═══ Dataset extract ═══

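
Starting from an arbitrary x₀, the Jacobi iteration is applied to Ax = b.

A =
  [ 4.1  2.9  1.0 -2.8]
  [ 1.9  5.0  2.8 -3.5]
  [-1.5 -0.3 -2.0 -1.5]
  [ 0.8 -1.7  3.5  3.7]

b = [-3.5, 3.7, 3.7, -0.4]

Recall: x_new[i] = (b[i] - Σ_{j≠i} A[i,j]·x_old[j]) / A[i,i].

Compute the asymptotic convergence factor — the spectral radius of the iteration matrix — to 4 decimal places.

1.2001

Diagonal D = diag(4.1, 5, -2, 3.7); L, U strict lower/upper.
Jacobi T = -D⁻¹(L+U): T[1,2] = -(2.8)/(5) = -0.5600; T[1,1] = 0.
  T[0,:] = [+0.0000 -0.7073 -0.2439 +0.6829]
  T[1,:] = [-0.3800 +0.0000 -0.5600 +0.7000]
  T[2,:] = [-0.7500 -0.1500 +0.0000 -0.7500]
  T[3,:] = [-0.2162 +0.4595 -0.9459 +0.0000]
|λ(T)| sorted: 1.2001, 0.9043, 0.9043, 0.4755.
spectral radius ρ = 1.2001; 1.2001 > 1 ⇒ diverges.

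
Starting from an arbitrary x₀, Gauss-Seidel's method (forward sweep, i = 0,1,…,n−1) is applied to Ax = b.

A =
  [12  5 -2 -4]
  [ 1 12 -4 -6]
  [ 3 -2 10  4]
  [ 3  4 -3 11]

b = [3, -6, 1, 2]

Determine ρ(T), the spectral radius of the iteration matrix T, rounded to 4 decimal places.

0.6503

A = D + L + U where D = diag(12, 12, 10, 11).
T_GS = -(D+L)⁻¹U: row 0 first, T[0,1] = -(5)/(12) = -0.4167; later rows by forward substitution.
  T[0,:] = [+0.0000, -0.4167, +0.1667, +0.3333]
  T[1,:] = [+0.0000, +0.0347, +0.3194, +0.4722]
  T[2,:] = [+0.0000, +0.1319, +0.0139, -0.4056]
  T[3,:] = [+0.0000, +0.1370, -0.1578, -0.3732]
|eigenvalues of T|: 0.6503, 0.2196, 0.1061, 0.0000.
spectral radius ρ = 0.6503; 0.6503 < 1 ⇒ converges.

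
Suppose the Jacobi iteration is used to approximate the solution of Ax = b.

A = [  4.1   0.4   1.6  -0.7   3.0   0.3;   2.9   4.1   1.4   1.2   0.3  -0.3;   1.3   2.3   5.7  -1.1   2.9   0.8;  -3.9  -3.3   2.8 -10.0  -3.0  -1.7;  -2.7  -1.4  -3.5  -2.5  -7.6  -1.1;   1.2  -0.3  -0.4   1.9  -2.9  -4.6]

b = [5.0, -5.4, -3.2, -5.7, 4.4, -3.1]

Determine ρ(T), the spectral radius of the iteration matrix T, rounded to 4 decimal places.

Let D = diag(4.1, 4.1, 5.7, -10, -7.6, -4.6); L, U the strict triangles.
T_J = -D⁻¹(L+U): T[4,2] = -(-3.5)/(-7.6) = -0.4605; T[4,4] = 0.
  T[0,:] = [+0.0000 -0.0976 -0.3902 +0.1707 -0.7317 -0.0732]
  T[1,:] = [-0.7073 +0.0000 -0.3415 -0.2927 -0.0732 +0.0732]
  T[2,:] = [-0.2281 -0.4035 +0.0000 +0.1930 -0.5088 -0.1404]
  T[3,:] = [-0.3900 -0.3300 +0.2800 +0.0000 -0.3000 -0.1700]
  T[4,:] = [-0.3553 -0.1842 -0.4605 -0.3289 +0.0000 -0.1447]
  T[5,:] = [+0.2609 -0.0652 -0.0870 +0.4130 -0.6304 +0.0000]
eigenvalue magnitudes: 1.1732, 0.7777, 0.3146, 0.3146, 0.0479, 0.0479.
ρ(T) = max|λ| = 1.1732; 1.1732 > 1: divergent.

1.1732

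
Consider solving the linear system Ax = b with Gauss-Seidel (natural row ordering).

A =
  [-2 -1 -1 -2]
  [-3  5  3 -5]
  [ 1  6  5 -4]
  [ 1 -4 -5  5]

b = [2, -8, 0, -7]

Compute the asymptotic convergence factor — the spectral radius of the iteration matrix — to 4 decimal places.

Split A = D + L + U, D = diag(-2, 5, 5, 5).
Gauss-Seidel: T = -(D+L)⁻¹U, row 0 first, T[0,1] = -(-1)/(-2) = -0.5000; later rows by forward substitution.
  T[0,:] = [+0.0000 -0.5000 -0.5000 -1.0000]
  T[1,:] = [+0.0000 -0.3000 -0.9000 +0.4000]
  T[2,:] = [+0.0000 +0.4600 +1.1800 +0.5200]
  T[3,:] = [+0.0000 +0.3200 +0.5600 +1.0400]
|λ(T)| sorted: 1.5383, 0.4509, 0.0692, 0.0000.
ρ = 1.5383; 1.5383 > 1, so it fails to converge.

1.5383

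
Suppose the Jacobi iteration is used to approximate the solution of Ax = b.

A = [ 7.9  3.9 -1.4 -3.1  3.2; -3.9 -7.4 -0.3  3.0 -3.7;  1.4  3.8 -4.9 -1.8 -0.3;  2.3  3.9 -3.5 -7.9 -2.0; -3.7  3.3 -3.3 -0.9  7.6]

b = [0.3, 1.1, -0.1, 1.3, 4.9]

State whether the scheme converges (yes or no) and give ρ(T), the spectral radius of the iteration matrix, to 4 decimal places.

Write A = D+L+U with D = diag(7.9, -7.4, -4.9, -7.9, 7.6).
Jacobi: T = -D⁻¹(L+U), T[4,0] = -(-3.7)/(7.6) = +0.4868; T[4,4] = 0.
  T[0,:] = [+0.0000, -0.4937, +0.1772, +0.3924, -0.4051]
  T[1,:] = [-0.5270, +0.0000, -0.0405, +0.4054, -0.5000]
  T[2,:] = [+0.2857, +0.7755, +0.0000, -0.3673, -0.0612]
  T[3,:] = [+0.2911, +0.4937, -0.4430, +0.0000, -0.2532]
  T[4,:] = [+0.4868, -0.4342, +0.4342, +0.1184, +0.0000]
|roots of det(T-λI)|: 1.1860, 0.5238, 0.5238, 0.2591, 0.2591.
spectral radius ρ = 1.1860; 1.1860 > 1, so it fails to converge.

no, ρ = 1.1860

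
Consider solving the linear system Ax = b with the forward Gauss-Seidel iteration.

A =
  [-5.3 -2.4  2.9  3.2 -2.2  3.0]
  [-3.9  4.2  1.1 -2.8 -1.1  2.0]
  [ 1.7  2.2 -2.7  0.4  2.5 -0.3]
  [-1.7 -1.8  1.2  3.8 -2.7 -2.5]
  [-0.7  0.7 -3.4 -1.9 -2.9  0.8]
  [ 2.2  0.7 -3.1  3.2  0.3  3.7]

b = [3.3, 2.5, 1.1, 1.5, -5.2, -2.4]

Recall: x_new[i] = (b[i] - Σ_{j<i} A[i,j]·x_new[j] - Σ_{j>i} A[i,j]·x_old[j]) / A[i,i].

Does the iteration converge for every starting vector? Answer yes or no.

no

Diagonal D = diag(-5.3, 4.2, -2.7, 3.8, -2.9, 3.7); L, U strict lower/upper.
GS T = -(D+L)⁻¹U: row 0 first, T[0,3] = -(3.2)/(-5.3) = +0.6038; later rows by forward substitution.
  T[0,:] = [+0.0000  -0.4528  +0.5472  +0.6038  -0.4151  +0.5660]
  T[1,:] = [+0.0000  -0.4205  +0.2462  +1.2273  -0.1235  +0.0494]
  T[2,:] = [+0.0000  -0.6277  +0.5451  +1.5283  +0.5639  +0.2855]
  T[3,:] = [+0.0000  -0.2035  +0.1893  +0.3688  +0.2882  +0.8444]
  T[4,:] = [+0.0000  +0.8771  -0.8357  -1.8830  -0.7796  -0.7368]
  T[5,:] = [+0.0000  -0.0722  -0.0111  +0.5230  +0.5566  -0.7772]
|eigenvalues of T|: 1.2320, 1.0328, 1.0328, 0.0395, 0.0395, 0.0000.
ρ(T) = max|λ| = 1.2320; 1.2320 > 1: divergent.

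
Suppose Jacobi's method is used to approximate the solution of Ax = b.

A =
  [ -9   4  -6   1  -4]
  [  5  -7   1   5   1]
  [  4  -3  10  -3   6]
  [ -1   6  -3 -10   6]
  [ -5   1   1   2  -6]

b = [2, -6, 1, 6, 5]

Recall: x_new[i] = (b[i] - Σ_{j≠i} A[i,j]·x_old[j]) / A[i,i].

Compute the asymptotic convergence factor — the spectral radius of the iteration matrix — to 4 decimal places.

1.1960

Diagonal D = diag(-9, -7, 10, -10, -6); L, U strict lower/upper.
Jacobi T = -D⁻¹(L+U): T[4,2] = -(1)/(-6) = +0.1667; T[4,4] = 0.
  T[0,:] = [+0.0000  +0.4444  -0.6667  +0.1111  -0.4444]
  T[1,:] = [+0.7143  +0.0000  +0.1429  +0.7143  +0.1429]
  T[2,:] = [-0.4000  +0.3000  +0.0000  +0.3000  -0.6000]
  T[3,:] = [-0.1000  +0.6000  -0.3000  +0.0000  +0.6000]
  T[4,:] = [-0.8333  +0.1667  +0.1667  +0.3333  +0.0000]
|eigenvalues of T|: 1.1960, 0.8498, 0.6228, 0.5396, 0.5396.
spectral radius ρ = 1.1960; 1.1960 > 1: divergent.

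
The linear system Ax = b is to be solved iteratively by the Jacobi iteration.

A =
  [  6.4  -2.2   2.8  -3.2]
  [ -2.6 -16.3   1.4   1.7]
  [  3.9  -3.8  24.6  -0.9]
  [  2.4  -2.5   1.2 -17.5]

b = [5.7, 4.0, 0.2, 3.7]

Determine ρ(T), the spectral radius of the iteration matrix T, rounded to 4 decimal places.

0.3447

Let D = diag(6.4, -16.3, 24.6, -17.5); L, U the strict triangles.
T_J = -D⁻¹(L+U): T[3,1] = -(-2.5)/(-17.5) = -0.1429; T[3,3] = 0.
  T[0,:] = [+0.0000 +0.3438 -0.4375 +0.5000]
  T[1,:] = [-0.1595 +0.0000 +0.0859 +0.1043]
  T[2,:] = [-0.1585 +0.1545 +0.0000 +0.0366]
  T[3,:] = [+0.1371 -0.1429 +0.0686 +0.0000]
|eigenvalues of T|: 0.3447, 0.2419, 0.2419, 0.0587.
spectral radius ρ = 0.3447; 0.3447 < 1: convergent.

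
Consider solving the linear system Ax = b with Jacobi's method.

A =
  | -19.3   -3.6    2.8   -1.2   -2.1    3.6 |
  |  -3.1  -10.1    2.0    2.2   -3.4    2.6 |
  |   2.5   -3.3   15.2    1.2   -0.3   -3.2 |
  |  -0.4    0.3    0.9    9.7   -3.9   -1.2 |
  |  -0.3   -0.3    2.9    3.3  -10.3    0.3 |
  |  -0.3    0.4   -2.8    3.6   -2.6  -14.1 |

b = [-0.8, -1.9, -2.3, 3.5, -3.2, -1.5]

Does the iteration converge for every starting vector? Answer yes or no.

yes

Write A = D+L+U with D = diag(-19.3, -10.1, 15.2, 9.7, -10.3, -14.1).
Jacobi: T = -D⁻¹(L+U), T[0,3] = -(-1.2)/(-19.3) = -0.0622; T[0,0] = 0.
  T[0,:] = [+0.0000 -0.1865 +0.1451 -0.0622 -0.1088 +0.1865]
  T[1,:] = [-0.3069 +0.0000 +0.1980 +0.2178 -0.3366 +0.2574]
  T[2,:] = [-0.1645 +0.2171 +0.0000 -0.0789 +0.0197 +0.2105]
  T[3,:] = [+0.0412 -0.0309 -0.0928 +0.0000 +0.4021 +0.1237]
  T[4,:] = [-0.0291 -0.0291 +0.2816 +0.3204 +0.0000 +0.0291]
  T[5,:] = [-0.0213 +0.0284 -0.1986 +0.2553 -0.1844 +0.0000]
|eigenvalues of T|: 0.5446, 0.3805, 0.3096, 0.3096, 0.2666, 0.1631.
ρ = 0.5446; 0.5446 < 1: convergent.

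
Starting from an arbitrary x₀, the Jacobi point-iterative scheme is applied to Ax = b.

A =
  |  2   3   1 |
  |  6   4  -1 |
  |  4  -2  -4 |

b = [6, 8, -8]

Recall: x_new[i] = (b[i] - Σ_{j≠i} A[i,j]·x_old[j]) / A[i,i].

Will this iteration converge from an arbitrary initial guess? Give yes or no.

Diagonal D = diag(2, 4, -4); L, U strict lower/upper.
T_J = -D⁻¹(L+U): T[1,0] = -(6)/(4) = -1.5000; T[1,1] = 0.
  T[0,:] = [+0.0000, -1.5000, -0.5000]
  T[1,:] = [-1.5000, +0.0000, +0.2500]
  T[2,:] = [+1.0000, -0.5000, +0.0000]
eigenvalue magnitudes: 1.4622, 0.8779, 0.5843.
ρ(T) = max|λ| = 1.4622; 1.4622 > 1, so it fails to converge.

no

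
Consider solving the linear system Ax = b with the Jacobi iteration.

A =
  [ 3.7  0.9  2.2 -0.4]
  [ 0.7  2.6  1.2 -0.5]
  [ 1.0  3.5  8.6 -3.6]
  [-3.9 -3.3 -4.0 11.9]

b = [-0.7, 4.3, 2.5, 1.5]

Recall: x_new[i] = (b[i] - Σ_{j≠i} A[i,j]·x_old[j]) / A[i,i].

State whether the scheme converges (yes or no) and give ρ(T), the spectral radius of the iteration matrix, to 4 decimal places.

A = D + L + U where D = diag(3.7, 2.6, 8.6, 11.9).
T_J = -D⁻¹(L+U): T[1,2] = -(1.2)/(2.6) = -0.4615; T[1,1] = 0.
  T[0,:] = [+0.0000, -0.2432, -0.5946, +0.1081]
  T[1,:] = [-0.2692, +0.0000, -0.4615, +0.1923]
  T[2,:] = [-0.1163, -0.4070, +0.0000, +0.4186]
  T[3,:] = [+0.3277, +0.2773, +0.3361, +0.0000]
moduli |λ_i(T)| = 0.9377, 0.3850, 0.3850, 0.2669.
ρ = 0.9377; 0.9377 < 1 ⇒ converges.

yes, ρ = 0.9377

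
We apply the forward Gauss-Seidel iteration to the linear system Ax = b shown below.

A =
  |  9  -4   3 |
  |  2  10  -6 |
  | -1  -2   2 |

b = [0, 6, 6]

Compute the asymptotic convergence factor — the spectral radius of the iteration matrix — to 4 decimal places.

Diagonal D = diag(9, 10, 2); L, U strict lower/upper.
Gauss-Seidel: T = -(D+L)⁻¹U, row 0 first, T[0,1] = -(-4)/(9) = +0.4444; later rows by forward substitution.
  T[0,:] = [+0.0000 +0.4444 -0.3333]
  T[1,:] = [+0.0000 -0.0889 +0.6667]
  T[2,:] = [+0.0000 +0.1333 +0.5000]
moduli |λ_i(T)| = 0.6246, 0.2135, 0.0000.
ρ = 0.6246; 0.6246 < 1: convergent.

0.6246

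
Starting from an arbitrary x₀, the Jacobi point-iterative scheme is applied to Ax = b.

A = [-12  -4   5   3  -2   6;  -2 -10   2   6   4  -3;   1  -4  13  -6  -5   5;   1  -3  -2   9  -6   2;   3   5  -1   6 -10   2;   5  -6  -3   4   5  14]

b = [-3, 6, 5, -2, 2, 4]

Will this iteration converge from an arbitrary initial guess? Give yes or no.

Write A = D+L+U with D = diag(-12, -10, 13, 9, -10, 14).
T_J = -D⁻¹(L+U): T[4,2] = -(-1)/(-10) = -0.1000; T[4,4] = 0.
  T[0,:] = [+0.0000, -0.3333, +0.4167, +0.2500, -0.1667, +0.5000]
  T[1,:] = [-0.2000, +0.0000, +0.2000, +0.6000, +0.4000, -0.3000]
  T[2,:] = [-0.0769, +0.3077, +0.0000, +0.4615, +0.3846, -0.3846]
  T[3,:] = [-0.1111, +0.3333, +0.2222, +0.0000, +0.6667, -0.2222]
  T[4,:] = [+0.3000, +0.5000, -0.1000, +0.6000, +0.0000, +0.2000]
  T[5,:] = [-0.3571, +0.4286, +0.2143, -0.2857, -0.3571, +0.0000]
|λ(T)| sorted: 1.1429, 0.6765, 0.6765, 0.6080, 0.6080, 0.0271.
spectral radius ρ = 1.1429; 1.1429 > 1: divergent.

no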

═══

The problem — Write down every line of the data above that includes the string "Consider".

Written response —
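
Consider solving the linear system Ax = b with Gauss-Seidel (natural row ordering).
Consider solving the linear system Ax = b with the forward Gauss-Seidel iteration.
Consider solving the linear system Ax = b with Jacobi's method.
Consider solving the linear system Ax = b with the Jacobi iteration.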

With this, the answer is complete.